* [Goal of the exercise] Go to the line holding "cube([5.5, 10, 8.9]);" in the entries below and write out exactly every line down to and including the line holding "cube([5.5, 6.2, 2.3]);".

Start of Material shown

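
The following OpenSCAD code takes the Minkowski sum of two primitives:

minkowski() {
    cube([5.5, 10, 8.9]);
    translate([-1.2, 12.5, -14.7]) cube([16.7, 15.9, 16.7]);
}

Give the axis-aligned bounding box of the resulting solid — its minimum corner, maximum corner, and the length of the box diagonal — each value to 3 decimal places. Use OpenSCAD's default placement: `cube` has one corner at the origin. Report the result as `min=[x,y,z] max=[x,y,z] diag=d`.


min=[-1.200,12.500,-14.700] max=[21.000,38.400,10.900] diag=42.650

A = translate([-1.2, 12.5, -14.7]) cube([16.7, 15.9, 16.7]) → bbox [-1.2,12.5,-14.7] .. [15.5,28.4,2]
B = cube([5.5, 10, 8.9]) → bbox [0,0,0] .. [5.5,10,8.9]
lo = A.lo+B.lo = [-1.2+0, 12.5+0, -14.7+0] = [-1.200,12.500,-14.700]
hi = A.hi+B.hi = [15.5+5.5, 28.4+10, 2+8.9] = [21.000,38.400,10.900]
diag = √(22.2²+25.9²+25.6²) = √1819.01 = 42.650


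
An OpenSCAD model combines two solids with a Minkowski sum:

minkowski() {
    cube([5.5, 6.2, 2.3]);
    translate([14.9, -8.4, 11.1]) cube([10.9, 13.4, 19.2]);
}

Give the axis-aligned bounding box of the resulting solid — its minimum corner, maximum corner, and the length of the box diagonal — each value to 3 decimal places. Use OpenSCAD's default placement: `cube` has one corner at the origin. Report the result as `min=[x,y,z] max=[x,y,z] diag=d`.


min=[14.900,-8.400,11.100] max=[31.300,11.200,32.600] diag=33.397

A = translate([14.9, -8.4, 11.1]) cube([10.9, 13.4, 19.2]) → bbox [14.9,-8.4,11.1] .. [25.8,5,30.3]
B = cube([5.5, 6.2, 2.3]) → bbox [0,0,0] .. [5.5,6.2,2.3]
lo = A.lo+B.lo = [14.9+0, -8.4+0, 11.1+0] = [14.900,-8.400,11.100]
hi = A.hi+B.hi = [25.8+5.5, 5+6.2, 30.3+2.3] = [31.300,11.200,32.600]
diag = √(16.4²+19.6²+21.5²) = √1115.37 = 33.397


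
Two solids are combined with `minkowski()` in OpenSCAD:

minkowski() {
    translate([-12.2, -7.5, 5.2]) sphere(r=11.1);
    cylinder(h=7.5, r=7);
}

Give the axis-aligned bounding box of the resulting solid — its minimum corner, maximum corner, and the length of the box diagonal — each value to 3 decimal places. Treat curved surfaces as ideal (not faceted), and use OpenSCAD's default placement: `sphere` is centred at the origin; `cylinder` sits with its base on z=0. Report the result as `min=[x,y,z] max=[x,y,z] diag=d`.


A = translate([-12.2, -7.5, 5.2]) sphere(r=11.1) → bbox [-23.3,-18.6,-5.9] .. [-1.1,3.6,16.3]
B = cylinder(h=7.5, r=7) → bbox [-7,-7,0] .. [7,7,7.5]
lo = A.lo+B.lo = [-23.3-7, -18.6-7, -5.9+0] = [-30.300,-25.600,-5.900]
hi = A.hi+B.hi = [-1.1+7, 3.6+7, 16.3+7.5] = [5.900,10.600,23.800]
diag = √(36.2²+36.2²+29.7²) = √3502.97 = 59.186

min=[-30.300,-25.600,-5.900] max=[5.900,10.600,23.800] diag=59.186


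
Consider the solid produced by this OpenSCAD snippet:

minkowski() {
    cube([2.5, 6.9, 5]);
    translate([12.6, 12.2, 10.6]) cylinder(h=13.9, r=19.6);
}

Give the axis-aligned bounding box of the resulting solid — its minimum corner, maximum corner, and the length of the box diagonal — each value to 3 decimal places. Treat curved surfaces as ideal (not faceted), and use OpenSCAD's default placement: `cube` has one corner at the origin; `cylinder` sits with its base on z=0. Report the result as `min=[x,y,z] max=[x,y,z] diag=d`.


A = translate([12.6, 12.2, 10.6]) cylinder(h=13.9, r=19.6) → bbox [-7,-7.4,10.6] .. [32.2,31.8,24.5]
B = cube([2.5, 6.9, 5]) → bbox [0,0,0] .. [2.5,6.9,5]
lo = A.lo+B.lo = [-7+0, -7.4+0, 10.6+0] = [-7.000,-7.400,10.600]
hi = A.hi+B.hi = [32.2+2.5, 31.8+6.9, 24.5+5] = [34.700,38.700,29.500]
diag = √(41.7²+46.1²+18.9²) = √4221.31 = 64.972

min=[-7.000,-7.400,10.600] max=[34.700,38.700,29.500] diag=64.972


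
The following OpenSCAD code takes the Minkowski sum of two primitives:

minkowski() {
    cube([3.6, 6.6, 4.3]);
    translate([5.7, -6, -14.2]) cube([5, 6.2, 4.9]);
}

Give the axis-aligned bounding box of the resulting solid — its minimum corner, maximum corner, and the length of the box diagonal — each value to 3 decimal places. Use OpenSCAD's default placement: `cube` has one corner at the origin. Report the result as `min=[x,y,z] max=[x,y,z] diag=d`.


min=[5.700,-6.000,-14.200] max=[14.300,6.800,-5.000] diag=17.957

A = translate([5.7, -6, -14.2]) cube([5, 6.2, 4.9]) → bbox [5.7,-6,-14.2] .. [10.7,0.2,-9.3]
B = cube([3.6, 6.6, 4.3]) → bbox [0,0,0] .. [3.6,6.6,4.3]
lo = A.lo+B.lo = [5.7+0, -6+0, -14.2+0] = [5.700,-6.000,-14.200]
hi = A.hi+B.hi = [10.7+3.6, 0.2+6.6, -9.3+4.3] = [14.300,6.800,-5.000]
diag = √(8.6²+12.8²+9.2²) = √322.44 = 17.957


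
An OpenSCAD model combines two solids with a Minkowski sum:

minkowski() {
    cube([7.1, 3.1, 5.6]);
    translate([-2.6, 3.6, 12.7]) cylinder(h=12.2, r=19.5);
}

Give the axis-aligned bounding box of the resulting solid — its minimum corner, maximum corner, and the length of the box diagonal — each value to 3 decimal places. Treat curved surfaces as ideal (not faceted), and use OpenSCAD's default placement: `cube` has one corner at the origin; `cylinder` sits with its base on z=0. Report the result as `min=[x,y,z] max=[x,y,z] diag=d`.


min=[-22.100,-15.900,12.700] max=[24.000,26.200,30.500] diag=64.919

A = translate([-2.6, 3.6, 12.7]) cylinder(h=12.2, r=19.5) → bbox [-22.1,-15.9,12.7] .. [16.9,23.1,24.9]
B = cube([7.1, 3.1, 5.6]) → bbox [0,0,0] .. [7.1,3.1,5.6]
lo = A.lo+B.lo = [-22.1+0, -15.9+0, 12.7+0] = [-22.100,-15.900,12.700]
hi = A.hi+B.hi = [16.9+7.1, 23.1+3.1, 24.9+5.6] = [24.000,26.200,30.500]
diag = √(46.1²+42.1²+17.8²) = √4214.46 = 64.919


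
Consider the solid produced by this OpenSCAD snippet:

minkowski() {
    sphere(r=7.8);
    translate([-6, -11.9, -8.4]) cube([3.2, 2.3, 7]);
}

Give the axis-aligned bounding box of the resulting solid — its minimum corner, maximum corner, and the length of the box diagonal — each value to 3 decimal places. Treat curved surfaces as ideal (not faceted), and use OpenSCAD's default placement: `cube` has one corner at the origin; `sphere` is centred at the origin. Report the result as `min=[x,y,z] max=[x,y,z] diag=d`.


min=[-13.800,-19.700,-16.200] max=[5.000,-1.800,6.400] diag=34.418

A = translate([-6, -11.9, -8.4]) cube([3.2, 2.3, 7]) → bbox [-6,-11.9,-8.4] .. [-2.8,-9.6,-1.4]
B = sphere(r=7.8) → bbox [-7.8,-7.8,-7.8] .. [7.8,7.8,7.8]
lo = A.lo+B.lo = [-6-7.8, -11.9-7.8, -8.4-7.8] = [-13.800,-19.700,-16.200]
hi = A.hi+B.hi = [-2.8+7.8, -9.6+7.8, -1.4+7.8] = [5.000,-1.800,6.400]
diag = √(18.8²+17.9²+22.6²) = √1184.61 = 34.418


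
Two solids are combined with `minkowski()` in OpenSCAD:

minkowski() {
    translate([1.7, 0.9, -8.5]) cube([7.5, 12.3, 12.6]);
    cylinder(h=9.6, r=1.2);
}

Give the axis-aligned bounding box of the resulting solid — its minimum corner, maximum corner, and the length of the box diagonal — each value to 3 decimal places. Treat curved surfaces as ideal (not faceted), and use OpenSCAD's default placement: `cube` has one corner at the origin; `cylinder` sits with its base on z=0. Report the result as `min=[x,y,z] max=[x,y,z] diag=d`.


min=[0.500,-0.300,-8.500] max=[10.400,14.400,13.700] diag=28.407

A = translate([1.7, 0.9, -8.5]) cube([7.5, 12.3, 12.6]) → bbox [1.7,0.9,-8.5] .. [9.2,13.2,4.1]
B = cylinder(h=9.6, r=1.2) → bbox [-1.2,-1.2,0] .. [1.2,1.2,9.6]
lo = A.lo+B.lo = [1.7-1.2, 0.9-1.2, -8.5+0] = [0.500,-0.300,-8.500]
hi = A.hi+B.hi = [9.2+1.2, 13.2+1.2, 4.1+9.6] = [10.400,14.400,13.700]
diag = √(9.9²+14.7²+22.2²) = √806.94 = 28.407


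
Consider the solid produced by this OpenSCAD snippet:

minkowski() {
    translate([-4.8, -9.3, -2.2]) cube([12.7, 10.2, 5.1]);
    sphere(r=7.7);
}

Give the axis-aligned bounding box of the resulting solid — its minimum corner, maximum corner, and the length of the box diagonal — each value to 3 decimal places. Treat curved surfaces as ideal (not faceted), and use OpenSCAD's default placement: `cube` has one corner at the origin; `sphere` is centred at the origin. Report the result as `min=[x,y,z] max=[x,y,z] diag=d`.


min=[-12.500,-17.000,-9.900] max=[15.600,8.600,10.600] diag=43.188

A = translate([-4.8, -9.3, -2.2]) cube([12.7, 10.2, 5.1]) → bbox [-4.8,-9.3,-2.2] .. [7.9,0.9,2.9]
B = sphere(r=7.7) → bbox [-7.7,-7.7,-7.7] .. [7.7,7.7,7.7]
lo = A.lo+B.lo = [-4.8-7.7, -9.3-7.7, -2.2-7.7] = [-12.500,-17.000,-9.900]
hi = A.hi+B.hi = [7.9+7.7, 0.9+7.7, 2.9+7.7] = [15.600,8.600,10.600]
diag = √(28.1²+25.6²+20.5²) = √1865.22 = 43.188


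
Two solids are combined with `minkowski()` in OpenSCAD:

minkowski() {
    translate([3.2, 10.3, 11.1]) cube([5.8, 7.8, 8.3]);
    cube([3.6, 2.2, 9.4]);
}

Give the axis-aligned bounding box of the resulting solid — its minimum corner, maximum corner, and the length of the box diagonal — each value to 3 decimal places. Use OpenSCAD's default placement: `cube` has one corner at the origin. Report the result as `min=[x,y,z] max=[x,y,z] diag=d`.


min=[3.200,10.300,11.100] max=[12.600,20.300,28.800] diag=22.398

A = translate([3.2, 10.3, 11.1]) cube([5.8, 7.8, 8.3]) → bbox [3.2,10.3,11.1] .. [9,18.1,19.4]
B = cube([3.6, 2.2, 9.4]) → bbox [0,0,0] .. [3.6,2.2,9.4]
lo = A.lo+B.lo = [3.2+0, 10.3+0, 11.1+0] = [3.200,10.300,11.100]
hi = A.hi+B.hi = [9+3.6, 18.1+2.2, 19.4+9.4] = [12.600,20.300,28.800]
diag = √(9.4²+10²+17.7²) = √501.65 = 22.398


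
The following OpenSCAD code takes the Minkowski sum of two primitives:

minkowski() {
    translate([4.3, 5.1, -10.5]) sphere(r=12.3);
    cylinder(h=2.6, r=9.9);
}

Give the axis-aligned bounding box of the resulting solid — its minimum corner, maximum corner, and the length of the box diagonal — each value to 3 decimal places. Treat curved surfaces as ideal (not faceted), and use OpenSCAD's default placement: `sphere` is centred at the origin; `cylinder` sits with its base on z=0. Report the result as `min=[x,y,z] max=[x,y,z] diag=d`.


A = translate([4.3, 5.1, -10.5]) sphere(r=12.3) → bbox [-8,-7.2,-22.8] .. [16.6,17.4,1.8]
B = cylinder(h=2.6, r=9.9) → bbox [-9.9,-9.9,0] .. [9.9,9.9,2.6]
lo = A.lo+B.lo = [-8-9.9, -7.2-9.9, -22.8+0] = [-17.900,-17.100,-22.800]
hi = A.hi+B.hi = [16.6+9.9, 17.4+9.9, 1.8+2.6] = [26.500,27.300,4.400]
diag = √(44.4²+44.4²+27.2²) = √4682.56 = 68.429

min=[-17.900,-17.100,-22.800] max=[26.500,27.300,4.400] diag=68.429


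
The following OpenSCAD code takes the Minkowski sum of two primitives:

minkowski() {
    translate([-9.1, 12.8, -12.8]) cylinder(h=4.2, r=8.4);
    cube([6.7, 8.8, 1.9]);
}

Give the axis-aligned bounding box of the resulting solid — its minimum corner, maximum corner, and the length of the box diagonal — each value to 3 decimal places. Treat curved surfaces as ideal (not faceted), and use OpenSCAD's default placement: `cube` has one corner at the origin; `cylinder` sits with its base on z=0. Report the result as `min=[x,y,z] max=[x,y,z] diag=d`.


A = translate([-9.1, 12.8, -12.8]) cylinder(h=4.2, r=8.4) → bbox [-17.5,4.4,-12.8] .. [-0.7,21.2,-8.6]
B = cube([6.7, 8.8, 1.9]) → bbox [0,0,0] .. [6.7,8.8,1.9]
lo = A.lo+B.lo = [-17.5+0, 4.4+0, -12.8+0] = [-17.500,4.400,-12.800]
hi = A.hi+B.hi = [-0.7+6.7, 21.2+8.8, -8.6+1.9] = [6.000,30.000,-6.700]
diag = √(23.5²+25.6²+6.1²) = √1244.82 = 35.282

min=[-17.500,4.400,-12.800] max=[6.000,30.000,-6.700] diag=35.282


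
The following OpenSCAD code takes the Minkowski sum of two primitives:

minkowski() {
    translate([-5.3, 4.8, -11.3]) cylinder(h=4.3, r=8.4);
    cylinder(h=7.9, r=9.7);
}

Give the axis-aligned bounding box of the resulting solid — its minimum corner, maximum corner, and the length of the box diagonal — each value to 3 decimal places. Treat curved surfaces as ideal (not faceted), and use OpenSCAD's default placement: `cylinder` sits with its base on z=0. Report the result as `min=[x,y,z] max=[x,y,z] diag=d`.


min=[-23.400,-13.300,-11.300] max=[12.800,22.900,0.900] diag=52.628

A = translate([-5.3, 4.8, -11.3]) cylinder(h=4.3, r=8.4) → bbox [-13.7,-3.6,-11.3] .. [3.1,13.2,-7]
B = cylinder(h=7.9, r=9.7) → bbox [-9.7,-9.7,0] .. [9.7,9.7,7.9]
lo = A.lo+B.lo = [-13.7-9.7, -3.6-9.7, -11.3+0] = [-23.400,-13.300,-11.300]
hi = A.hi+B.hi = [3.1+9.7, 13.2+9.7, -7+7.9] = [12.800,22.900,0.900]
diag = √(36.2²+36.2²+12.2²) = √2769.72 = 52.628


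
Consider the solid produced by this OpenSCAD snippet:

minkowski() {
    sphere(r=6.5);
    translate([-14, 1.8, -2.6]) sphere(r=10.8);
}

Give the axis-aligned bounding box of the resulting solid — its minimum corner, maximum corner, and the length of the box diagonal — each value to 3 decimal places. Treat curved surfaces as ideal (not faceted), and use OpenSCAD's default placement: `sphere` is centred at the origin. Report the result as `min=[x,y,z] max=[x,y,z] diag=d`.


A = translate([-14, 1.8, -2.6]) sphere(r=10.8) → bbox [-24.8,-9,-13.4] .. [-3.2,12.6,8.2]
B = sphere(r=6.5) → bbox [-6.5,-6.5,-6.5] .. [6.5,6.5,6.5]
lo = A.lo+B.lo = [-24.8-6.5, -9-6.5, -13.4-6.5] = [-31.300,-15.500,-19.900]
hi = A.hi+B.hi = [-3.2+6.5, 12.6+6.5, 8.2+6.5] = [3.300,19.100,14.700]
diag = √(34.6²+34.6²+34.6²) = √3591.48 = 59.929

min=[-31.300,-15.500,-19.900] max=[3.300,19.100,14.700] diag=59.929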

End of Material shown

* [Solution]
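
    cube([5.5, 10, 8.9]);
    translate([-1.2, 12.5, -14.7]) cube([16.7, 15.9, 16.7]);
}

Give the axis-aligned bounding box of the resulting solid — its minimum corner, maximum corner, and the length of the box diagonal — each value to 3 decimal places. Use OpenSCAD's default placement: `cube` has one corner at the origin. Report the result as `min=[x,y,z] max=[x,y,z] diag=d`.


min=[-1.200,12.500,-14.700] max=[21.000,38.400,10.900] diag=42.650

A = translate([-1.2, 12.5, -14.7]) cube([16.7, 15.9, 16.7]) → bbox [-1.2,12.5,-14.7] .. [15.5,28.4,2]
B = cube([5.5, 10, 8.9]) → bbox [0,0,0] .. [5.5,10,8.9]
lo = A.lo+B.lo = [-1.2+0, 12.5+0, -14.7+0] = [-1.200,12.500,-14.700]
hi = A.hi+B.hi = [15.5+5.5, 28.4+10, 2+8.9] = [21.000,38.400,10.900]
diag = √(22.2²+25.9²+25.6²) = √1819.01 = 42.650


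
An OpenSCAD model combines two solids with a Minkowski sum:

minkowski() {
    cube([5.5, 6.2, 2.3]);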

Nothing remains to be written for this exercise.